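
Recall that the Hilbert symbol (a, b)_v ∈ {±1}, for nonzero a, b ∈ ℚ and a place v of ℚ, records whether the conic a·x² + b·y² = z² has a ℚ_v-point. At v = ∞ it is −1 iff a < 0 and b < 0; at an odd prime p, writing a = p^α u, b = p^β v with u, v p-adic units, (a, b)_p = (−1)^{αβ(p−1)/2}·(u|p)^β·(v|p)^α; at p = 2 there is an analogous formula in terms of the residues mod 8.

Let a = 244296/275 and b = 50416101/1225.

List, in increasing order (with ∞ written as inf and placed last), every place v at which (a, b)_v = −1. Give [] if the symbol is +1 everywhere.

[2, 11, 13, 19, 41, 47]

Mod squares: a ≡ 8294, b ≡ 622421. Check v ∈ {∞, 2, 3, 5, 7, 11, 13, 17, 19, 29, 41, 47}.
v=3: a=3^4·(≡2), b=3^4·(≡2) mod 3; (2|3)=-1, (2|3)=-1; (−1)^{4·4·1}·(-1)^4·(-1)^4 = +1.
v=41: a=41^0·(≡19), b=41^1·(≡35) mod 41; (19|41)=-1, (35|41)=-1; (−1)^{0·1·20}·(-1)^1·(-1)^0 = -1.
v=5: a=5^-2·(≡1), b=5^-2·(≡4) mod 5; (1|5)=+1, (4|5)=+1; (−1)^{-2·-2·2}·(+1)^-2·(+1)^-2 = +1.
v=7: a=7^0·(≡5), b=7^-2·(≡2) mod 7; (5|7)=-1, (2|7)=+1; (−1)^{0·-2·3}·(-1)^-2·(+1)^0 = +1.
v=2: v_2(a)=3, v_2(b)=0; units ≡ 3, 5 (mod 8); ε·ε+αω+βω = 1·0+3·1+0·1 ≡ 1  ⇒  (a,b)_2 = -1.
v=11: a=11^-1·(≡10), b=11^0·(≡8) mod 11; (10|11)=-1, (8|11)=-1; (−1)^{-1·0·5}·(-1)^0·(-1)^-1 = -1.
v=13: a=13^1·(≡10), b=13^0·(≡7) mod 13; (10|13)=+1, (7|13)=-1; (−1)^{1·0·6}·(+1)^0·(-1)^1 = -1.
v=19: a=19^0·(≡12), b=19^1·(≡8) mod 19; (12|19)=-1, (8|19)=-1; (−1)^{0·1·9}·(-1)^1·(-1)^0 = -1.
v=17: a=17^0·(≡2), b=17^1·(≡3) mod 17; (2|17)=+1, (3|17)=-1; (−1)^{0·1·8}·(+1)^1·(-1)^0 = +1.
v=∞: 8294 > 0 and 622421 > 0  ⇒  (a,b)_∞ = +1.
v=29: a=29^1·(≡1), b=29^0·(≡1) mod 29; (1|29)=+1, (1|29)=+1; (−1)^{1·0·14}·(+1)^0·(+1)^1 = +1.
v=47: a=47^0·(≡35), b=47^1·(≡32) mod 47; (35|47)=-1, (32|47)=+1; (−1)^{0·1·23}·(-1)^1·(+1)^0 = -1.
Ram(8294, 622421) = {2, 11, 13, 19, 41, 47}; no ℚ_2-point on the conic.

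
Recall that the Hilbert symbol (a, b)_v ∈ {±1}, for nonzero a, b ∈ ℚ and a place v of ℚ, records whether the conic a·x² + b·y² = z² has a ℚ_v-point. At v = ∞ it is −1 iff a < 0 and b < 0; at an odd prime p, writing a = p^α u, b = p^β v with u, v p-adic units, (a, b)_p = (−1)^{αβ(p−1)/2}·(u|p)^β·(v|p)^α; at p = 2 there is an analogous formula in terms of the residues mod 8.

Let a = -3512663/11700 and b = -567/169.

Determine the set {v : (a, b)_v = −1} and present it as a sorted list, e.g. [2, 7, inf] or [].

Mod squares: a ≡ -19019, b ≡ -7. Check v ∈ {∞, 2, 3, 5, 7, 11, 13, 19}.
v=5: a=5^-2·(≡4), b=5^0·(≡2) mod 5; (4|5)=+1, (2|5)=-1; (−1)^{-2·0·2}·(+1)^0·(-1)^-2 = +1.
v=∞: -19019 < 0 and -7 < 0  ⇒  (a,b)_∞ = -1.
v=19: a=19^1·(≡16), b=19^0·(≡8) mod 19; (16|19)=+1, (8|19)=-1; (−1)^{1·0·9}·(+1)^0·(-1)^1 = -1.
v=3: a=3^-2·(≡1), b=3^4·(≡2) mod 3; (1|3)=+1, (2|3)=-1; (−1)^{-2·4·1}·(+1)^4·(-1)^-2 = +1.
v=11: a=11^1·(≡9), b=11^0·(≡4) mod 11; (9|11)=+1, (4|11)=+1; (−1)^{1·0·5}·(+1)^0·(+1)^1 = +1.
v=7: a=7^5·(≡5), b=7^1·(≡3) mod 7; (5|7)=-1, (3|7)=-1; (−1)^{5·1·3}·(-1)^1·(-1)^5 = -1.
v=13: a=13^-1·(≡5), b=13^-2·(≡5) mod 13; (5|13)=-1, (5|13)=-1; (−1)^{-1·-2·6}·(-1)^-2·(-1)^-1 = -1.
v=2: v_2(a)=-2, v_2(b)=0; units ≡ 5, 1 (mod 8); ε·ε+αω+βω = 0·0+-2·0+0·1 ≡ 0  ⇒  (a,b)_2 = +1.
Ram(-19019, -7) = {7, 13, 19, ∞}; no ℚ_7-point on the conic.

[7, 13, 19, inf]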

* * *

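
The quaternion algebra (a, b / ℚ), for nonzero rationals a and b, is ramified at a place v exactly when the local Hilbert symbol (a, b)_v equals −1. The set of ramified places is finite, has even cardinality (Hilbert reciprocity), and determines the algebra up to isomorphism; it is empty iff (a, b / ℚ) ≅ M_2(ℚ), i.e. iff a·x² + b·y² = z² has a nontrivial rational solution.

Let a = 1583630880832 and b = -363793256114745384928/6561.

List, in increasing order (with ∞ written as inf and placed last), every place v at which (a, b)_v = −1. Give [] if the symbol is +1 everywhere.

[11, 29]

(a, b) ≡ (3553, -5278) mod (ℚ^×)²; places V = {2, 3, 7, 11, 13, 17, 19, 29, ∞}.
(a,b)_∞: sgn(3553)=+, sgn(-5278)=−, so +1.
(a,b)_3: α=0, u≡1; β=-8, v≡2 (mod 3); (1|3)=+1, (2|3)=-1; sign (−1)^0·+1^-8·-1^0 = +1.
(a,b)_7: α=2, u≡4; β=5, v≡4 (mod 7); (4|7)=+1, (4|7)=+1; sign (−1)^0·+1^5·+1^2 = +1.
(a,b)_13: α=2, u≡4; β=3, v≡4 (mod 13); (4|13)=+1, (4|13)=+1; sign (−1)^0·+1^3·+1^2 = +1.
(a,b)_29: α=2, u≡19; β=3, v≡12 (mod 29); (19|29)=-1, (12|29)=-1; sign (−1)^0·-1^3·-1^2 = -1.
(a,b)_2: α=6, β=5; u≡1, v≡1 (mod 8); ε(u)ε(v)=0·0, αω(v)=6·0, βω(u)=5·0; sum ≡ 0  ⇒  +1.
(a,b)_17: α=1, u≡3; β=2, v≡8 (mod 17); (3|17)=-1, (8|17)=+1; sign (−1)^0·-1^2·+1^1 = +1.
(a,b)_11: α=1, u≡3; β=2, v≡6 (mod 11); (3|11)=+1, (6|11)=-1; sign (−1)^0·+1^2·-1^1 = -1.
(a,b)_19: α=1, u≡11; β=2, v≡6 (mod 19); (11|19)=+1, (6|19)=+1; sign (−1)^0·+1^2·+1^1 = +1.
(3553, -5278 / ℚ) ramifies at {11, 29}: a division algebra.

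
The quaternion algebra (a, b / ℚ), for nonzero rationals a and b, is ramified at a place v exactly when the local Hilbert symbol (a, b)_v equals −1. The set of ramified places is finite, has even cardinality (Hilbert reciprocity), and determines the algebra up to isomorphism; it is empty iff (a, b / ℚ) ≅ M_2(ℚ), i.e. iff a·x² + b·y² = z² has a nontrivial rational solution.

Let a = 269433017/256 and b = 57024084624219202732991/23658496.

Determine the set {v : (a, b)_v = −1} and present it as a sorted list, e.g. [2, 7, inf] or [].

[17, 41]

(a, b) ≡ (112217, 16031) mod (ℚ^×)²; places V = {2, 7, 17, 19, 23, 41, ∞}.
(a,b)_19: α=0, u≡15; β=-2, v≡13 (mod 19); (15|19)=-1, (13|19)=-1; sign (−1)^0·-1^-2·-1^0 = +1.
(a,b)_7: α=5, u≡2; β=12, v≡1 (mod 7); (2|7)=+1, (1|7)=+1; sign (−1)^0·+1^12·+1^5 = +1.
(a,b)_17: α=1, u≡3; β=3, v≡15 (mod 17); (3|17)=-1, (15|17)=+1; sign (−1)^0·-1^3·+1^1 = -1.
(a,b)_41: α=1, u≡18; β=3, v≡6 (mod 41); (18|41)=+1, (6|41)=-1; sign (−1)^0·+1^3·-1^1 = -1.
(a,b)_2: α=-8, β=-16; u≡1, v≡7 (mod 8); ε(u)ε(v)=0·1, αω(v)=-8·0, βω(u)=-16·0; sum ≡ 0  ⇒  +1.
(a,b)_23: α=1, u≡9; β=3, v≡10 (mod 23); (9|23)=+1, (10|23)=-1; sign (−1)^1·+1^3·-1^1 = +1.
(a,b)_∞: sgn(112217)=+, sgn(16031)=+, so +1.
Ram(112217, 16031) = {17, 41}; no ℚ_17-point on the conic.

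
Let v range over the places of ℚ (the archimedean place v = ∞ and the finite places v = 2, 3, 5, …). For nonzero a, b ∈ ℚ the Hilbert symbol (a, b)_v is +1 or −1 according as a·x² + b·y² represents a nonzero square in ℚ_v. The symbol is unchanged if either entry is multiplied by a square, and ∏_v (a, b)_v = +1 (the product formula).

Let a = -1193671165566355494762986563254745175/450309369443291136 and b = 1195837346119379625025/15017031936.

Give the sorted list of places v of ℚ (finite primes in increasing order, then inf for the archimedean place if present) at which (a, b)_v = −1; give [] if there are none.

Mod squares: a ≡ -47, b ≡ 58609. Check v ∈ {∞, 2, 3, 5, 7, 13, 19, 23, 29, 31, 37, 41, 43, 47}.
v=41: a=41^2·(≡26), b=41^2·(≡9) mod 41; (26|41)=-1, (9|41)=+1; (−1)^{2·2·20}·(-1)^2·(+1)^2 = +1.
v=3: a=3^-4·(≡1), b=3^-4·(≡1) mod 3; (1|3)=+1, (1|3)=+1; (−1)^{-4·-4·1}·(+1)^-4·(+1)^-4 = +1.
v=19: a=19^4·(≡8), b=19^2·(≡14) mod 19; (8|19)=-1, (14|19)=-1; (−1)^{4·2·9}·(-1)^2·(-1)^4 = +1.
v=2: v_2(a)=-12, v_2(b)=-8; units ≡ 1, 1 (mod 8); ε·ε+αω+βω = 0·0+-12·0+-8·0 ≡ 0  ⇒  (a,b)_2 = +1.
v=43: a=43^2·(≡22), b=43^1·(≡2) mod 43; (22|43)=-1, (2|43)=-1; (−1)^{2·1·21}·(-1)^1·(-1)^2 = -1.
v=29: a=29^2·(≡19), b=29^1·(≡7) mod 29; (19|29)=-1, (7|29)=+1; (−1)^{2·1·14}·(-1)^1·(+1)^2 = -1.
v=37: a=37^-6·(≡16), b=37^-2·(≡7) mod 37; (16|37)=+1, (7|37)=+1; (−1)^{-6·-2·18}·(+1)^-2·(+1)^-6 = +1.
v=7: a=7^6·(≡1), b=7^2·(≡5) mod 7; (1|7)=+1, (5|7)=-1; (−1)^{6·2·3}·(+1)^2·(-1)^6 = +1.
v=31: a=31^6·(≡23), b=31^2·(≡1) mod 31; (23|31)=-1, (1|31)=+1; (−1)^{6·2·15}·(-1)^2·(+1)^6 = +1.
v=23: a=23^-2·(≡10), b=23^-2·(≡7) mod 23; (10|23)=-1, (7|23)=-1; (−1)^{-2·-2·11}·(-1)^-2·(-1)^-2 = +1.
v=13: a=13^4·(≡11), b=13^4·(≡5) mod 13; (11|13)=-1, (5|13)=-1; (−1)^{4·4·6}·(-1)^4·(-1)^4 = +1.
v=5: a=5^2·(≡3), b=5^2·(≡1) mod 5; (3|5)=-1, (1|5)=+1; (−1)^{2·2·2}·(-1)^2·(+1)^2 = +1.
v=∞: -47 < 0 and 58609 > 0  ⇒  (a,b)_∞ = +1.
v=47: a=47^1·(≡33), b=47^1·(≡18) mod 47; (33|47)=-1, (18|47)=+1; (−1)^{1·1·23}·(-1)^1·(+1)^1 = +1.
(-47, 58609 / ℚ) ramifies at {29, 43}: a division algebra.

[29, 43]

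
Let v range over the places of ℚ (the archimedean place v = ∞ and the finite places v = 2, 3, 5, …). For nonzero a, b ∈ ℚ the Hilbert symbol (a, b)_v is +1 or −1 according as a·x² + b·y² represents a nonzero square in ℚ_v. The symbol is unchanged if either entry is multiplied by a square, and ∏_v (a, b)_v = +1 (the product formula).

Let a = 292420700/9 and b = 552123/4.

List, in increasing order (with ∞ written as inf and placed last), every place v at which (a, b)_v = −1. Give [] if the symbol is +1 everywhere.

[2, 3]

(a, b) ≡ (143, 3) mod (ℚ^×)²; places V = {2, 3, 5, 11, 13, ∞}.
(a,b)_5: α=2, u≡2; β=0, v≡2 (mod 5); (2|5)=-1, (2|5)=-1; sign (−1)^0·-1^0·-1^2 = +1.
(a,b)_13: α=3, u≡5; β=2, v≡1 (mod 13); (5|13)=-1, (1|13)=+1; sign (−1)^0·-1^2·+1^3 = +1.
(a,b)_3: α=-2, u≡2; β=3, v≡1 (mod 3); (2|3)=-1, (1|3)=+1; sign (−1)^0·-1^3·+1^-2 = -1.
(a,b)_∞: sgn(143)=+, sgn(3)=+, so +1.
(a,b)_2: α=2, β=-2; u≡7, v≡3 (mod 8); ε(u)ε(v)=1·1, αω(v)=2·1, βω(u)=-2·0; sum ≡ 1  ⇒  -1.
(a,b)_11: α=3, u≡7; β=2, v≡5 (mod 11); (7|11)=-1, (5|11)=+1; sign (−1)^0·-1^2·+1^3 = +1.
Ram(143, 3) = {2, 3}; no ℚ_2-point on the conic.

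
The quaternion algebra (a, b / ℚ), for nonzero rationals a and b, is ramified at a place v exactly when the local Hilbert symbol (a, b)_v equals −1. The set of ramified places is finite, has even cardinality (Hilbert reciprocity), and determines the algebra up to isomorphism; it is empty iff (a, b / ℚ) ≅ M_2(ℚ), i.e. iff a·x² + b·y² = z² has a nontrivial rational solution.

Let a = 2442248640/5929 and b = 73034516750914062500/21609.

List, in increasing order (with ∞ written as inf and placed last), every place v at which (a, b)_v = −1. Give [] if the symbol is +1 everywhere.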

**REQUIREMENT:** Would you retype the lines above from the one with "Let a = 244296/275 and b = 50416101/1225." down to the one with "Let a = -3512663/11700 and b = -567/169.", word for word, both ends included and no other lines?

**ANSWER TO THIS TASK:**
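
Let a = 244296/275 and b = 50416101/1225.

List, in increasing order (with ∞ written as inf and placed last), every place v at which (a, b)_v = −1. Give [] if the symbol is +1 everywhere.

[2, 11, 13, 19, 41, 47]

Mod squares: a ≡ 8294, b ≡ 622421. Check v ∈ {∞, 2, 3, 5, 7, 11, 13, 17, 19, 29, 41, 47}.
v=3: a=3^4·(≡2), b=3^4·(≡2) mod 3; (2|3)=-1, (2|3)=-1; (−1)^{4·4·1}·(-1)^4·(-1)^4 = +1.
v=41: a=41^0·(≡19), b=41^1·(≡35) mod 41; (19|41)=-1, (35|41)=-1; (−1)^{0·1·20}·(-1)^1·(-1)^0 = -1.
v=5: a=5^-2·(≡1), b=5^-2·(≡4) mod 5; (1|5)=+1, (4|5)=+1; (−1)^{-2·-2·2}·(+1)^-2·(+1)^-2 = +1.
v=7: a=7^0·(≡5), b=7^-2·(≡2) mod 7; (5|7)=-1, (2|7)=+1; (−1)^{0·-2·3}·(-1)^-2·(+1)^0 = +1.
v=2: v_2(a)=3, v_2(b)=0; units ≡ 3, 5 (mod 8); ε·ε+αω+βω = 1·0+3·1+0·1 ≡ 1  ⇒  (a,b)_2 = -1.
v=11: a=11^-1·(≡10), b=11^0·(≡8) mod 11; (10|11)=-1, (8|11)=-1; (−1)^{-1·0·5}·(-1)^0·(-1)^-1 = -1.
v=13: a=13^1·(≡10), b=13^0·(≡7) mod 13; (10|13)=+1, (7|13)=-1; (−1)^{1·0·6}·(+1)^0·(-1)^1 = -1.
v=19: a=19^0·(≡12), b=19^1·(≡8) mod 19; (12|19)=-1, (8|19)=-1; (−1)^{0·1·9}·(-1)^1·(-1)^0 = -1.
v=17: a=17^0·(≡2), b=17^1·(≡3) mod 17; (2|17)=+1, (3|17)=-1; (−1)^{0·1·8}·(+1)^1·(-1)^0 = +1.
v=∞: 8294 > 0 and 622421 > 0  ⇒  (a,b)_∞ = +1.
v=29: a=29^1·(≡1), b=29^0·(≡1) mod 29; (1|29)=+1, (1|29)=+1; (−1)^{1·0·14}·(+1)^0·(+1)^1 = +1.
v=47: a=47^0·(≡35), b=47^1·(≡32) mod 47; (35|47)=-1, (32|47)=+1; (−1)^{0·1·23}·(-1)^1·(+1)^0 = -1.
Ram(8294, 622421) = {2, 11, 13, 19, 41, 47}; no ℚ_2-point on the conic.

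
Recall that the Hilbert symbol (a, b)_v ∈ {±1}, for nonzero a, b ∈ ℚ and a place v of ℚ, records whether the conic a·x² + b·y² = z² has a ℚ_v-point. At v = ∞ it is −1 iff a < 0 and b < 0; at an odd prime p, writing a = p^α u, b = p^β v with u, v p-adic units, (a, b)_p = (−1)^{αβ(p−1)/2}·(u|p)^β·(v|p)^α; at p = 2 there is an analogous formula in terms of the residues mod 8.

Let a = -3512663/11700 and b = -567/169.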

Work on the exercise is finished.